Instructions for the task -
Your answer should consist of the lines holding "Assume", copied from the material below.

** Data to process follows **

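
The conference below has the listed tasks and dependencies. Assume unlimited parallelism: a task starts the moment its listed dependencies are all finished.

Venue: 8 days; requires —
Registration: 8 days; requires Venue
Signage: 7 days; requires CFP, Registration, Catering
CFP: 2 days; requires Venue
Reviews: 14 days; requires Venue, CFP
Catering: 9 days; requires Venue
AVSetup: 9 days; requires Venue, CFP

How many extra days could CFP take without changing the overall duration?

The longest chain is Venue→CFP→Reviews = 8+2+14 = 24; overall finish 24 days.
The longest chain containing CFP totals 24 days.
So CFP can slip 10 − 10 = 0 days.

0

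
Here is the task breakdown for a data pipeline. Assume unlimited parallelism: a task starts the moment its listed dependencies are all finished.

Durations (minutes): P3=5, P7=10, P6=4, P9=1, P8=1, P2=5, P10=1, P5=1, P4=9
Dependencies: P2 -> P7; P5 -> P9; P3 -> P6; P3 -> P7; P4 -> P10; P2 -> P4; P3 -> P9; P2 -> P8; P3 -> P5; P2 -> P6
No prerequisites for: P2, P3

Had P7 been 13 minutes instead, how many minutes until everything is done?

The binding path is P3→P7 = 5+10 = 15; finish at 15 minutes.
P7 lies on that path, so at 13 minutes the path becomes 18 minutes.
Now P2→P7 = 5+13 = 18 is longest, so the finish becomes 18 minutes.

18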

** End of Data to process **
** Data to process follows **

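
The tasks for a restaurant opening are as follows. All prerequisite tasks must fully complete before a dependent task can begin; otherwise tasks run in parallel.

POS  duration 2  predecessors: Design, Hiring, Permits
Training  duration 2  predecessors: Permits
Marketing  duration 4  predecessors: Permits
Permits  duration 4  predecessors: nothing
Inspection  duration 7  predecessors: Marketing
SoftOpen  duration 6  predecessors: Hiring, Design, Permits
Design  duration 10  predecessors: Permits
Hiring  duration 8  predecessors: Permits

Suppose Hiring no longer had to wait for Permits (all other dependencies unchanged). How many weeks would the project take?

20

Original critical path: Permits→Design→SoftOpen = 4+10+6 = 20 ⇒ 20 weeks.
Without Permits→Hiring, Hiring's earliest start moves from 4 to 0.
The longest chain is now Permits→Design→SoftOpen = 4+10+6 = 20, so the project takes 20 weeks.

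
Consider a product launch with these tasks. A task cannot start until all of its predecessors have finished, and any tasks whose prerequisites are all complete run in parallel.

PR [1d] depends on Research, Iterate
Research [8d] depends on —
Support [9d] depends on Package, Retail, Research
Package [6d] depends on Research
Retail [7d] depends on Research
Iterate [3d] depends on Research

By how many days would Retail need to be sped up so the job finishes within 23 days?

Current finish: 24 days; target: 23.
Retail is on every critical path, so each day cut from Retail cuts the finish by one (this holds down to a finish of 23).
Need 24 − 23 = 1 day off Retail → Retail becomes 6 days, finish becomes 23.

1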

** End of Data to process **

Written reply -
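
The conference below has the listed tasks and dependencies. Assume unlimited parallelism: a task starts the moment its listed dependencies are all finished.
Here is the task breakdown for a data pipeline. Assume unlimited parallelism: a task starts the moment its listed dependencies are all finished.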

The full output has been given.